→ **EXERCISE OBJECTIVE**
Please quote exactly the lines below from the line containing "G + G$. What" to the line containing "Answer: $44324$", both lines included, and nothing else.

[Stored data entries]
....
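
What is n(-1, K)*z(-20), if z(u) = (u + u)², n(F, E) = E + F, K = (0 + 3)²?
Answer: 12800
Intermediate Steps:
K = 9 (K = 3² = 9)
z(u) = 4*u² (z(u) = (2*u)² = 4*u²)
n(-1, K)*z(-20) = (9 - 1)*(4*(-20)²) = 8*(4*400) = 8*1600 = 12800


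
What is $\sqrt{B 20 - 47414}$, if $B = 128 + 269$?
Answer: $3 i \sqrt{4386} \approx 198.68 i$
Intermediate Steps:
$B = 397$
$\sqrt{B 20 - 47414} = \sqrt{397 \cdot 20 - 47414} = \sqrt{7940 - 47414} = \sqrt{-39474} = 3 i \sqrt{4386}$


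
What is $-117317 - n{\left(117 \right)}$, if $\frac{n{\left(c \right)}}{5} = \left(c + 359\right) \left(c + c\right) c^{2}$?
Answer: $-7623795197$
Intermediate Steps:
$n{\left(c \right)} = 10 c^{3} \left(359 + c\right)$ ($n{\left(c \right)} = 5 \left(c + 359\right) \left(c + c\right) c^{2} = 5 \left(359 + c\right) 2 c c^{2} = 5 \cdot 2 c \left(359 + c\right) c^{2} = 5 \cdot 2 c^{3} \left(359 + c\right) = 10 c^{3} \left(359 + c\right)$)
$-117317 - n{\left(117 \right)} = -117317 - 10 \cdot 117^{3} \left(359 + 117\right) = -117317 - 10 \cdot 1601613 \cdot 476 = -117317 - 7623677880 = -7623795197$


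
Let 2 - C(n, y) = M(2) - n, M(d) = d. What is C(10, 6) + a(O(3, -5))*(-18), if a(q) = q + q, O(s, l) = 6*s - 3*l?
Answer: -1178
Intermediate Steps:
O(s, l) = -3*l + 6*s
a(q) = 2*q
C(n, y) = n (C(n, y) = 2 - (2 - n) = 2 + (-2 + n) = n)
C(10, 6) + a(O(3, -5))*(-18) = 10 + (2*(-3*(-5) + 6*3))*(-18) = 10 + (2*(15 + 18))*(-18) = 10 + (2*33)*(-18) = 10 + 66*(-18) = 10 - 1188 = -1178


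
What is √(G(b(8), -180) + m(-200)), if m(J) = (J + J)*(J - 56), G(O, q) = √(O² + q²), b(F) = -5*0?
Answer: 2*√25645 ≈ 320.28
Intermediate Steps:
b(F) = 0
m(J) = 2*J*(-56 + J) (m(J) = (2*J)*(-56 + J) = 2*J*(-56 + J))
√(G(b(8), -180) + m(-200)) = √(√(0² + (-180)²) + 2*(-200)*(-56 - 200)) = √(√(0 + 32400) + 2*(-200)*(-256)) = √(√32400 + 102400) = √(180 + 102400) = √102580 = 2*√25645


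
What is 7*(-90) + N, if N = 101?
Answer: -529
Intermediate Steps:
7*(-90) + N = 7*(-90) + 101 = -630 + 101 = -529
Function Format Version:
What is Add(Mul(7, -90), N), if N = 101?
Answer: -529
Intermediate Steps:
Add(Mul(7, -90), N) = Add(Mul(7, -90), 101) = Add(-630, 101) = -529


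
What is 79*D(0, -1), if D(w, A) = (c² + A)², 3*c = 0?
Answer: 79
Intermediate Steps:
c = 0 (c = (⅓)*0 = 0)
D(w, A) = A² (D(w, A) = (0² + A)² = (0 + A)² = A²)
79*D(0, -1) = 79*(-1)² = 79*1 = 79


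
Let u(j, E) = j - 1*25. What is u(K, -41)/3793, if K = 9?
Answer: -16/3793 ≈ -0.0042183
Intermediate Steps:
u(j, E) = -25 + j (u(j, E) = j - 25 = -25 + j)
u(K, -41)/3793 = (-25 + 9)/3793 = -16*1/3793 = -16/3793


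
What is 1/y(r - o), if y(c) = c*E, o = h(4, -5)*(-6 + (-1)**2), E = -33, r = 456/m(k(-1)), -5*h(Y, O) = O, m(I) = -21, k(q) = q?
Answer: 7/3861 ≈ 0.0018130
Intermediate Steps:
h(Y, O) = -O/5
r = -152/7 (r = 456/(-21) = 456*(-1/21) = -152/7 ≈ -21.714)
o = -5 (o = (-1/5*(-5))*(-6 + (-1)**2) = 1*(-6 + 1) = 1*(-5) = -5)
y(c) = -33*c (y(c) = c*(-33) = -33*c)
1/y(r - o) = 1/(-33*(-152/7 - 1*(-5))) = 1/(-33*(-152/7 + 5)) = 1/(-33*(-117/7)) = 1/(3861/7) = 7/3861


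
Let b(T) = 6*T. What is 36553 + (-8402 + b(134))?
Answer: 28955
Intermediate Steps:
36553 + (-8402 + b(134)) = 36553 + (-8402 + 6*134) = 36553 + (-8402 + 804) = 36553 - 7598 = 28955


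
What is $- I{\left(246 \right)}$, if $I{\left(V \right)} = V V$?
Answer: $-60516$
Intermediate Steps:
$I{\left(V \right)} = V^{2}$
$- I{\left(246 \right)} = - 246^{2} = \left(-1\right) 60516 = -60516$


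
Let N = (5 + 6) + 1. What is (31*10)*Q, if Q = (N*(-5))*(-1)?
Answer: 18600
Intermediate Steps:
N = 12 (N = 11 + 1 = 12)
Q = 60 (Q = (12*(-5))*(-1) = -60*(-1) = 60)
(31*10)*Q = (31*10)*60 = 310*60 = 18600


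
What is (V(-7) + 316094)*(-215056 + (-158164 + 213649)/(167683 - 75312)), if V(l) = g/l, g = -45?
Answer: -43955084639942573/646597 ≈ -6.7979e+10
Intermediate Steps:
V(l) = -45/l
(V(-7) + 316094)*(-215056 + (-158164 + 213649)/(167683 - 75312)) = (-45/(-7) + 316094)*(-215056 + (-158164 + 213649)/(167683 - 75312)) = (-45*(-⅐) + 316094)*(-215056 + 55485/92371) = (45/7 + 316094)*(-215056 + 55485*(1/92371)) = 2212703*(-215056 + 55485/92371)/7 = (2212703/7)*(-19864882291/92371) = -43955084639942573/646597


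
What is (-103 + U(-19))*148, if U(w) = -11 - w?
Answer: -14060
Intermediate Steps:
(-103 + U(-19))*148 = (-103 + (-11 - 1*(-19)))*148 = (-103 + (-11 + 19))*148 = (-103 + 8)*148 = -95*148 = -14060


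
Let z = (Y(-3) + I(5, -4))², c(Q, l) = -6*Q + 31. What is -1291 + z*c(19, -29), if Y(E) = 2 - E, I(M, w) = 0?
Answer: -3366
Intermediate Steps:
c(Q, l) = 31 - 6*Q
z = 25 (z = ((2 - 1*(-3)) + 0)² = ((2 + 3) + 0)² = (5 + 0)² = 5² = 25)
-1291 + z*c(19, -29) = -1291 + 25*(31 - 6*19) = -1291 + 25*(31 - 114) = -1291 + 25*(-83) = -1291 - 2075 = -3366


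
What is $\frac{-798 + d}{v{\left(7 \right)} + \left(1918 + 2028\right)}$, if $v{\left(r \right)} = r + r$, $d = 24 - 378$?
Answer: $- \frac{16}{55} \approx -0.29091$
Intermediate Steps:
$d = -354$ ($d = 24 - 378 = -354$)
$v{\left(r \right)} = 2 r$
$\frac{-798 + d}{v{\left(7 \right)} + \left(1918 + 2028\right)} = \frac{-798 - 354}{2 \cdot 7 + \left(1918 + 2028\right)} = - \frac{1152}{14 + 3946} = - \frac{1152}{3960} = \left(-1152\right) \frac{1}{3960} = - \frac{16}{55}$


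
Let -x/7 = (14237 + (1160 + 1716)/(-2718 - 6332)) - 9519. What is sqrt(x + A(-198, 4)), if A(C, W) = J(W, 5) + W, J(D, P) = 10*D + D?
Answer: 2*I*sqrt(6751996126)/905 ≈ 181.59*I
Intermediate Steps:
J(D, P) = 11*D
A(C, W) = 12*W (A(C, W) = 11*W + W = 12*W)
x = -149432584/4525 (x = -7*((14237 + (1160 + 1716)/(-2718 - 6332)) - 9519) = -7*((14237 + 2876/(-9050)) - 9519) = -7*((14237 + 2876*(-1/9050)) - 9519) = -7*((14237 - 1438/4525) - 9519) = -7*(64420987/4525 - 9519) = -7*21347512/4525 = -149432584/4525 ≈ -33024.)
sqrt(x + A(-198, 4)) = sqrt(-149432584/4525 + 12*4) = sqrt(-149432584/4525 + 48) = sqrt(-149215384/4525) = 2*I*sqrt(6751996126)/905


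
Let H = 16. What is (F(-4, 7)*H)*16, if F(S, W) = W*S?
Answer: -7168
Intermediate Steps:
F(S, W) = S*W
(F(-4, 7)*H)*16 = (-4*7*16)*16 = -28*16*16 = -448*16 = -7168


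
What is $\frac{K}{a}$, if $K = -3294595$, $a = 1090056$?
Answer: $- \frac{3294595}{1090056} \approx -3.0224$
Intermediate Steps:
$\frac{K}{a} = - \frac{3294595}{1090056}$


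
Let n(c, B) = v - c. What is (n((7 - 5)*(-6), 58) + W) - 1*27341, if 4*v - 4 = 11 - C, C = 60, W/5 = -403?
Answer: -117421/4 ≈ -29355.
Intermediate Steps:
W = -2015 (W = 5*(-403) = -2015)
v = -45/4 (v = 1 + (11 - 1*60)/4 = 1 + (11 - 60)/4 = 1 + (1/4)*(-49) = 1 - 49/4 = -45/4 ≈ -11.250)
n(c, B) = -45/4 - c
(n((7 - 5)*(-6), 58) + W) - 1*27341 = ((-45/4 - (7 - 5)*(-6)) - 2015) - 1*27341 = ((-45/4 - 2*(-6)) - 2015) - 27341 = ((-45/4 - 1*(-12)) - 2015) - 27341 = ((-45/4 + 12) - 2015) - 27341 = (3/4 - 2015) - 27341 = -8057/4 - 27341 = -117421/4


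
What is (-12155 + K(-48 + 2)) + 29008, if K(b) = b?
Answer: 16807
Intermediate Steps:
(-12155 + K(-48 + 2)) + 29008 = (-12155 + (-48 + 2)) + 29008 = (-12155 - 46) + 29008 = -12201 + 29008 = 16807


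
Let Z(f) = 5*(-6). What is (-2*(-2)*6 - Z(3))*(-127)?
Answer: -6858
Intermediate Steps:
Z(f) = -30
(-2*(-2)*6 - Z(3))*(-127) = (-2*(-2)*6 - 1*(-30))*(-127) = (4*6 + 30)*(-127) = (24 + 30)*(-127) = 54*(-127) = -6858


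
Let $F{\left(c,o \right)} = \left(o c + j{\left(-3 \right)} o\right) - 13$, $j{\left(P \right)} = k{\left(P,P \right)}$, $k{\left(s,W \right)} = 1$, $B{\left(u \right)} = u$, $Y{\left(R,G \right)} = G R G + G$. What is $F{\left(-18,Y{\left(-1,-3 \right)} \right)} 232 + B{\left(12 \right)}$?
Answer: $44324$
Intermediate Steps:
$Y{\left(R,G \right)} = G + R G^{2}$ ($Y{\left(R,G \right)} = R G^{2} + G = G + R G^{2}$)
$j{\left(P \right)} = 1$
$F{\left(c,o \right)} = -13 + o + c o$ ($F{\left(c,o \right)} = \left(o c + 1 o\right) - 13 = \left(c o + o\right) - 13 = \left(o + c o\right) - 13 = -13 + o + c o$)
$F{\left(-18,Y{\left(-1,-3 \right)} \right)} 232 + B{\left(12 \right)} = \left(-13 - 3 \left(1 - -3\right) - 18 \left(- 3 \left(1 - -3\right)\right)\right) 232 + 12 = \left(-13 - 3 \left(1 + 3\right) - 18 \left(- 3 \left(1 + 3\right)\right)\right) 232 + 12 = \left(-13 - 12 - 18 \left(\left(-3\right) 4\right)\right) 232 + 12 = \left(-13 - 12 - -216\right) 232 + 12 = \left(-13 - 12 + 216\right) 232 + 12 = 191 \cdot 232 + 12 = 44312 + 12 = 44324$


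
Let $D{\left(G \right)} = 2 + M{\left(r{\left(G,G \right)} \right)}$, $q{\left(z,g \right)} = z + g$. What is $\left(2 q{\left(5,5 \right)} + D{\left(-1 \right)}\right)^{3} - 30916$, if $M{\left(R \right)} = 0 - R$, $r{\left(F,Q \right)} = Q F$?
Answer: $-21655$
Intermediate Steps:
$r{\left(F,Q \right)} = F Q$
$q{\left(z,g \right)} = g + z$
$M{\left(R \right)} = - R$
$D{\left(G \right)} = 2 - G^{2}$ ($D{\left(G \right)} = 2 - G G = 2 - G^{2}$)
$\left(2 q{\left(5,5 \right)} + D{\left(-1 \right)}\right)^{3} - 30916 = \left(2 \left(5 + 5\right) + \left(2 - \left(-1\right)^{2}\right)\right)^{3} - 30916 = \left(2 \cdot 10 + \left(2 - 1\right)\right)^{3} - 30916 = \left(20 + \left(2 - 1\right)\right)^{3} - 30916 = \left(20 + 1\right)^{3} - 30916 = 21^{3} - 30916 = 9261 - 30916 = -21655$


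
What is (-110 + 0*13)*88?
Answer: -9680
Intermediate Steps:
(-110 + 0*13)*88 = (-110 + 0)*88 = -110*88 = -9680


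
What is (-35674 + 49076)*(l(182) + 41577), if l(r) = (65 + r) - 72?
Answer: 559560304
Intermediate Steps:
l(r) = -7 + r
(-35674 + 49076)*(l(182) + 41577) = (-35674 + 49076)*((-7 + 182) + 41577) = 13402*(175 + 41577) = 13402*41752 = 559560304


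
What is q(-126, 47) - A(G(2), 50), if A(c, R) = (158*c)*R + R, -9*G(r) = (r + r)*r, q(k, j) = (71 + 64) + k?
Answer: 62831/9 ≈ 6981.2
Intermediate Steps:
q(k, j) = 135 + k
G(r) = -2*r**2/9 (G(r) = -(r + r)*r/9 = -2*r*r/9 = -2*r**2/9)
A(c, R) = R + 158*R*c (A(c, R) = 158*R*c + R = R + 158*R*c)
q(-126, 47) - A(G(2), 50) = (135 - 126) - 50*(1 + 158*(-2/9*2**2)) = 9 - 50*(1 + 158*(-2/9*4)) = 9 - 50*(1 + 158*(-8/9)) = 9 - 50*(1 - 1264/9) = 9 - 50*(-1255)/9 = 9 - 1*(-62750/9) = 9 + 62750/9 = 62831/9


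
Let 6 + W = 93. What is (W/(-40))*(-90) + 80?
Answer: 1103/4 ≈ 275.75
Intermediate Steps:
W = 87 (W = -6 + 93 = 87)
(W/(-40))*(-90) + 80 = (87/(-40))*(-90) + 80 = (87*(-1/40))*(-90) + 80 = -87/40*(-90) + 80 = 783/4 + 80 = 1103/4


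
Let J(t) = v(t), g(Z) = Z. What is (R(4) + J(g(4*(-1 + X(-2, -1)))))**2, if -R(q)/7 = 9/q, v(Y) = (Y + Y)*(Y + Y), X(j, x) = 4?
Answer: 5022081/16 ≈ 3.1388e+5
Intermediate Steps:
v(Y) = 4*Y**2 (v(Y) = (2*Y)*(2*Y) = 4*Y**2)
R(q) = -63/q
J(t) = 4*t**2
(R(4) + J(g(4*(-1 + X(-2, -1)))))**2 = (-63/4 + 4*(4*(-1 + 4))**2)**2 = (-63*1/4 + 4*(4*3)**2)**2 = (-63/4 + 4*12**2)**2 = (-63/4 + 4*144)**2 = (-63/4 + 576)**2 = (2241/4)**2 = 5022081/16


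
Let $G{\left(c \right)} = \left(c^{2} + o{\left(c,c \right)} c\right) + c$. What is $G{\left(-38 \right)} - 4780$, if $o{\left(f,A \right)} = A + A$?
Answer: $-486$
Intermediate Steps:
$o{\left(f,A \right)} = 2 A$
$G{\left(c \right)} = c + 3 c^{2}$ ($G{\left(c \right)} = \left(c^{2} + 2 c c\right) + c = \left(c^{2} + 2 c^{2}\right) + c = 3 c^{2} + c = c + 3 c^{2}$)
$G{\left(-38 \right)} - 4780 = - 38 \left(1 + 3 \left(-38\right)\right) - 4780 = - 38 \left(1 - 114\right) - 4780 = \left(-38\right) \left(-113\right) - 4780 = 4294 - 4780 = -486$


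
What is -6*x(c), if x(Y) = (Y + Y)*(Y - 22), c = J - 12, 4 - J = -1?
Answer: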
....
→ **RESPONSE TO THIS EXERCISE**
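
Let $F{\left(c,o \right)} = \left(o c + j{\left(-3 \right)} o\right) - 13$, $j{\left(P \right)} = k{\left(P,P \right)}$, $k{\left(s,W \right)} = 1$, $B{\left(u \right)} = u$, $Y{\left(R,G \right)} = G R G + G$. What is $F{\left(-18,Y{\left(-1,-3 \right)} \right)} 232 + B{\left(12 \right)}$?
Answer: $44324$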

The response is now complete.